▶ **Exercise objective**
Every single line below has to be printed once more, exactly.

▶ **Records provided**
___

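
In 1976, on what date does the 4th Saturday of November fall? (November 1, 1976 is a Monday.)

November 1976 begins on a Monday, so the first Saturday is November 6 (5 days later).
The 4th Saturday is 3 weeks later: 6 + 21 = 27.

November 27, 1976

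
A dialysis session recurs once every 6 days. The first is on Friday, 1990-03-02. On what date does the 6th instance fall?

1990-04-01

The 6th occurrence is 5 intervals after the first: 5 × 6 = 30 days after 1990-03-02.
March has 31 days — 29 days to the end of March leaves 1.
1 day into April → 1990-04-01.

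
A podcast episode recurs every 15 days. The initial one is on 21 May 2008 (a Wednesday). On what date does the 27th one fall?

The 27th occurrence is 26 intervals after the first: 26 × 15 = 390 days after 21 May 2008.
May has 31 days — 10 days to the end of May leaves 380.
June has 30 days (350 left).
July has 31 days (319 left).
August has 31 days (288 left).
September has 30 days (258 left).
October has 31 days (227 left).
November has 30 days (197 left).
December has 31 days (166 left).
January has 31 days (135 left).
February has 28 days (107 left).
March has 31 days (76 left).
April has 30 days (46 left).
May has 31 days (15 left).
15 days into June → 15 June 2009.

15 June 2009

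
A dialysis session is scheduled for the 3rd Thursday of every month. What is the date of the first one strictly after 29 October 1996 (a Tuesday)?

21 November 1996

October 1996 starts on a Tuesday; its first Thursday is the 3rd, so the 3rd Thursday is the 17th — 17 October 1996.
That is not after 29 October 1996, so look at November 1996.
November 1996 starts on a Friday; its first Thursday is the 7th, so the 3rd Thursday is the 21st — 21 November 1996.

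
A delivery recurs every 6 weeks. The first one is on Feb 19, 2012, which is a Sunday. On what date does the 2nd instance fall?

The 2nd occurrence is 1 interval after the first: 1 × 42 = 42 days after Feb 19, 2012.
Feb has 29 days — 10 days to the end of Feb leaves 32.
Mar has 31 days (1 left).
1 day into Apr → Apr 1, 2012.

Apr 1, 2012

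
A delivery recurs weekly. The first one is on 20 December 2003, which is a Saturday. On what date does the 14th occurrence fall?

The 14th occurrence is 13 intervals after the first: 13 × 7 = 91 days after 20 December 2003.
December has 31 days — 11 days to the end of December leaves 80.
January has 31 days (49 left).
February has 29 days (20 left).
20 days into March → 20 March 2004.

20 March 2004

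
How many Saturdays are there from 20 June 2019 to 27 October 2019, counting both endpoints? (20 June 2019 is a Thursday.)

19

20 June 2019 is a Thursday; the first Saturday on or after it is 22 June 2019 (2 days later).
From 22 June 2019 to 27 October 2019: 8 + 31 + 31 + 30 + 27 = 127 days (rest of June, July, August, September, October).
127 ÷ 7 = 18 full weeks with remainder 1, so 18 more Saturdays after the first → 19.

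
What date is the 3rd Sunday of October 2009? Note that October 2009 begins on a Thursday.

2009-10-18

October 2009 begins on a Thursday, so the first Sunday is October 4 (3 days later).
The 3rd Sunday is 2 weeks later: 4 + 14 = 18.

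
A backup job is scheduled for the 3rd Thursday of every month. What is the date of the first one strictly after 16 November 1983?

17 November 1983

November 1983 starts on a Tuesday; its first Thursday is the 3rd, so the 3rd Thursday is the 17th — 17 November 1983.
17 November 1983 is after 16 November 1983, so that is the next one.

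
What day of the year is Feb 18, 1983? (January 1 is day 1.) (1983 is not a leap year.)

Days in months before Feb: 31 = 31.
Plus 18 days into Feb → day 49.

49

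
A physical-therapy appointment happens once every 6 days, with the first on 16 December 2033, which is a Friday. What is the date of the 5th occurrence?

The 5th occurrence is 4 intervals after the first: 4 × 6 = 24 days after 16 December 2033.
December has 31 days — 15 days to the end of December leaves 9.
9 days into January → 9 January 2034.

9 January 2034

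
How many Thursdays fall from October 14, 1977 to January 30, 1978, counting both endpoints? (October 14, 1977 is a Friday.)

October 14, 1977 is a Friday; the first Thursday on or after it is October 20, 1977 (6 days later).
From October 20, 1977 to January 30, 1978: 11 + 30 + 31 + 30 = 102 days (rest of October, November, December, January).
102 ÷ 7 = 14 full weeks with remainder 4, so 14 more Thursdays after the first → 15.

15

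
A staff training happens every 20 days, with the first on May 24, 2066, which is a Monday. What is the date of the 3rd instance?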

___

▶ **The answer**
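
In 1976, on what date does the 4th Saturday of November fall? (November 1, 1976 is a Monday.)

November 1976 begins on a Monday, so the first Saturday is November 6 (5 days later).
The 4th Saturday is 3 weeks later: 6 + 21 = 27.

November 27, 1976

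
A dialysis session recurs once every 6 days. The first is on Friday, 1990-03-02. On what date does the 6th instance fall?

1990-04-01

The 6th occurrence is 5 intervals after the first: 5 × 6 = 30 days after 1990-03-02.
March has 31 days — 29 days to the end of March leaves 1.
1 day into April → 1990-04-01.

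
A podcast episode recurs every 15 days. The initial one is on 21 May 2008 (a Wednesday). On what date does the 27th one fall?

The 27th occurrence is 26 intervals after the first: 26 × 15 = 390 days after 21 May 2008.
May has 31 days — 10 days to the end of May leaves 380.
June has 30 days (350 left).
July has 31 days (319 left).
August has 31 days (288 left).
September has 30 days (258 left).
October has 31 days (227 left).
November has 30 days (197 left).
December has 31 days (166 left).
January has 31 days (135 left).
February has 28 days (107 left).
March has 31 days (76 left).
April has 30 days (46 left).
May has 31 days (15 left).
15 days into June → 15 June 2009.

15 June 2009

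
A dialysis session is scheduled for the 3rd Thursday of every month. What is the date of the first one strictly after 29 October 1996 (a Tuesday)?

21 November 1996

October 1996 starts on a Tuesday; its first Thursday is the 3rd, so the 3rd Thursday is the 17th — 17 October 1996.
That is not after 29 October 1996, so look at November 1996.
November 1996 starts on a Friday; its first Thursday is the 7th, so the 3rd Thursday is the 21st — 21 November 1996.

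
A delivery recurs every 6 weeks. The first one is on Feb 19, 2012, which is a Sunday. On what date does the 2nd instance fall?

The 2nd occurrence is 1 interval after the first: 1 × 42 = 42 days after Feb 19, 2012.
Feb has 29 days — 10 days to the end of Feb leaves 32.
Mar has 31 days (1 left).
1 day into Apr → Apr 1, 2012.

Apr 1, 2012

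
A delivery recurs weekly. The first one is on 20 December 2003, which is a Saturday. On what date does the 14th occurrence fall?

The 14th occurrence is 13 intervals after the first: 13 × 7 = 91 days after 20 December 2003.
December has 31 days — 11 days to the end of December leaves 80.
January has 31 days (49 left).
February has 29 days (20 left).
20 days into March → 20 March 2004.

20 March 2004

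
How many Saturdays are there from 20 June 2019 to 27 October 2019, counting both endpoints? (20 June 2019 is a Thursday.)

19

20 June 2019 is a Thursday; the first Saturday on or after it is 22 June 2019 (2 days later).
From 22 June 2019 to 27 October 2019: 8 + 31 + 31 + 30 + 27 = 127 days (rest of June, July, August, September, October).
127 ÷ 7 = 18 full weeks with remainder 1, so 18 more Saturdays after the first → 19.

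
What date is the 3rd Sunday of October 2009? Note that October 2009 begins on a Thursday.

2009-10-18

October 2009 begins on a Thursday, so the first Sunday is October 4 (3 days later).
The 3rd Sunday is 2 weeks later: 4 + 14 = 18.

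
A backup job is scheduled for the 3rd Thursday of every month. What is the date of the first one strictly after 16 November 1983?

17 November 1983

November 1983 starts on a Tuesday; its first Thursday is the 3rd, so the 3rd Thursday is the 17th — 17 November 1983.
17 November 1983 is after 16 November 1983, so that is the next one.

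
What day of the year is Feb 18, 1983? (January 1 is day 1.) (1983 is not a leap year.)

Days in months before Feb: 31 = 31.
Plus 18 days into Feb → day 49.

49

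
A physical-therapy appointment happens once every 6 days, with the first on 16 December 2033, which is a Friday. What is the date of the 5th occurrence?

The 5th occurrence is 4 intervals after the first: 4 × 6 = 24 days after 16 December 2033.
December has 31 days — 15 days to the end of December leaves 9.
9 days into January → 9 January 2034.

9 January 2034

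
How many Thursdays fall from October 14, 1977 to January 30, 1978, counting both endpoints? (October 14, 1977 is a Friday.)

October 14, 1977 is a Friday; the first Thursday on or after it is October 20, 1977 (6 days later).
From October 20, 1977 to January 30, 1978: 11 + 30 + 31 + 30 = 102 days (rest of October, November, December, January).
102 ÷ 7 = 14 full weeks with remainder 4, so 14 more Thursdays after the first → 15.

15

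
A staff training happens every 20 days, with the first on May 24, 2066, which is a Monday. What is the date of the 3rd instance?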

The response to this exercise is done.